Scan the entries below and extract each line with the word "from" in it.

DATA SUPPLIED =
§

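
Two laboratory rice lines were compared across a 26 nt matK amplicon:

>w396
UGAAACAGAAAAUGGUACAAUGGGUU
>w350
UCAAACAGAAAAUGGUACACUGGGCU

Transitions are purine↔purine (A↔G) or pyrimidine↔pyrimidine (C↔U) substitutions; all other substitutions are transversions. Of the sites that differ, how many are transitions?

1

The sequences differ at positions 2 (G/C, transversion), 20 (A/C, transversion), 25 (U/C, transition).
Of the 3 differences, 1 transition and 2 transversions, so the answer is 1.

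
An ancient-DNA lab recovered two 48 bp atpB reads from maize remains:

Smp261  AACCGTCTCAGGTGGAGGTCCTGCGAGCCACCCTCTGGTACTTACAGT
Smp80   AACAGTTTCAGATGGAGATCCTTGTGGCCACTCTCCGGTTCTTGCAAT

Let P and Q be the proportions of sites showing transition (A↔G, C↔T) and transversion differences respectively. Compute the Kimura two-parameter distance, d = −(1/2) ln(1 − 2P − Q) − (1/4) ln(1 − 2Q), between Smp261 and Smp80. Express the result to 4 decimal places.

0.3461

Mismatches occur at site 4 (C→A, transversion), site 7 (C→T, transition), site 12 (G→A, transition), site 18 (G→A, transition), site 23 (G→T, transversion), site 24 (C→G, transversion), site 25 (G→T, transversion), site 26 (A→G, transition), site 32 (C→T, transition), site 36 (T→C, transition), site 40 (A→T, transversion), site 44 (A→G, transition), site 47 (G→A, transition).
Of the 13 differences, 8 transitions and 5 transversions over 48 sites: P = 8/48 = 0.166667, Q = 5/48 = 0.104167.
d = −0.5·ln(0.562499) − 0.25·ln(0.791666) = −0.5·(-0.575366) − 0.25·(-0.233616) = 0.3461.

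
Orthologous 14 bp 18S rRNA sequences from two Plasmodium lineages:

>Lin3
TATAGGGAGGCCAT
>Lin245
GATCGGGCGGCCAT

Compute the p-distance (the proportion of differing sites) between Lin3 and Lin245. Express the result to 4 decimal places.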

§

ANSWER =
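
An ancient-DNA lab recovered two 48 bp atpB reads from maize remains:
Orthologous 14 bp 18S rRNA sequences from two Plasmodium lineages: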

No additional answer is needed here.